Assigned task: Among the entries below, how many lines include the word "aligned"? Reply with only the number.

Data to examine below:

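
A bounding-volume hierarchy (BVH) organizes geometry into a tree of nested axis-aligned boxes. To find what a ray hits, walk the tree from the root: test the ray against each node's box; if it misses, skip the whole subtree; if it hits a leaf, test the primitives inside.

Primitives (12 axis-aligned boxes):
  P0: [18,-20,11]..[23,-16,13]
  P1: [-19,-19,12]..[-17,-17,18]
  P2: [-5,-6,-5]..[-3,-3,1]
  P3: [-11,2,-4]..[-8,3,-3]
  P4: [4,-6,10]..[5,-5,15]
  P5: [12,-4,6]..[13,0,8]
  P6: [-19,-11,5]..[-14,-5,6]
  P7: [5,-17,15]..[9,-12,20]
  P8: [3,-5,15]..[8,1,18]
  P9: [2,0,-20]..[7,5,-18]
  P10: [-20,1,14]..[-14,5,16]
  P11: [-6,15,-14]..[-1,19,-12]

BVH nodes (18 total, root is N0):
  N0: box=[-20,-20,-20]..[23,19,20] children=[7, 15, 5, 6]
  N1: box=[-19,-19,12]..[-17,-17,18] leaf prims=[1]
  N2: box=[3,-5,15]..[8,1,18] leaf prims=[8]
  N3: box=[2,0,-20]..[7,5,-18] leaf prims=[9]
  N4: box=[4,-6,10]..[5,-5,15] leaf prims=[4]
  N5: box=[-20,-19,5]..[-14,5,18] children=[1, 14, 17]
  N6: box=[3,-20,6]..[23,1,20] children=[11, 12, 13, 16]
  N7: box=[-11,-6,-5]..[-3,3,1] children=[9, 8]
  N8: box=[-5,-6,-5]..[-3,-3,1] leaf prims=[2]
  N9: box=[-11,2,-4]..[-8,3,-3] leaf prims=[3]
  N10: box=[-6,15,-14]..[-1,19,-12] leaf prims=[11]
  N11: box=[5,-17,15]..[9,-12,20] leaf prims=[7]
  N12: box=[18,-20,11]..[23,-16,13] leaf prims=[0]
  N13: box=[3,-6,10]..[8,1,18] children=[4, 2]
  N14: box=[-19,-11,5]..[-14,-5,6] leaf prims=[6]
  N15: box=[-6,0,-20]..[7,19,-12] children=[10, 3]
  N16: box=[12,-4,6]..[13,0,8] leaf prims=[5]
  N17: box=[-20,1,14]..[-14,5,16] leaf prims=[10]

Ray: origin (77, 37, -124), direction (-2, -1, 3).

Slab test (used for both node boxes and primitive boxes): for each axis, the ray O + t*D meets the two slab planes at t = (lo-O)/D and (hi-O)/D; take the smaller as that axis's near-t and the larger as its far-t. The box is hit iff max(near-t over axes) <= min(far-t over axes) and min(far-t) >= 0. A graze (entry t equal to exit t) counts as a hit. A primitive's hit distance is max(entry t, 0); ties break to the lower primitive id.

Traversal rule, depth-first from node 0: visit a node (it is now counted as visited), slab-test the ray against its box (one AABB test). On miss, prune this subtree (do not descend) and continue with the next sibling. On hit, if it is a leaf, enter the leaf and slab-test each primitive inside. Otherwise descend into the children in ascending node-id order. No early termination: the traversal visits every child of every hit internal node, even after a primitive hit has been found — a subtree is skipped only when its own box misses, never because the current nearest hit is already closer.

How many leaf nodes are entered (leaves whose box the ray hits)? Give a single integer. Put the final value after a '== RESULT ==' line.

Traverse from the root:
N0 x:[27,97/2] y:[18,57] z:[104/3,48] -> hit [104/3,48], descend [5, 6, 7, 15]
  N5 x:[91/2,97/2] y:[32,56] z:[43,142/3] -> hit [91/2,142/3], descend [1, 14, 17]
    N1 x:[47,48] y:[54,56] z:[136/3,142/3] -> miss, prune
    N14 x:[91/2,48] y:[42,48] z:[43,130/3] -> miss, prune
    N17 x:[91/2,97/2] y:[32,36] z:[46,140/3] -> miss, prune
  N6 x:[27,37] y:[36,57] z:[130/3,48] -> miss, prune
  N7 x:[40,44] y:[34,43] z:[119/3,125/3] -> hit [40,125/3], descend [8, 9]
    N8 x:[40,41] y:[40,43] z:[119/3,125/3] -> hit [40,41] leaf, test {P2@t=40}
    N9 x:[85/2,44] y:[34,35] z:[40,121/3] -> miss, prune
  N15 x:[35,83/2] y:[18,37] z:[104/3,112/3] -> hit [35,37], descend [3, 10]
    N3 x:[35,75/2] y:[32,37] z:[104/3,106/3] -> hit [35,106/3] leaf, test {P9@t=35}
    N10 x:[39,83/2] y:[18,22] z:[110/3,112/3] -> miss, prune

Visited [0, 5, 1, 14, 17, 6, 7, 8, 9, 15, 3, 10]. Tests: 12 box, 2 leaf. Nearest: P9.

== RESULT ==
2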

End of Data to examine.

Answer box: 2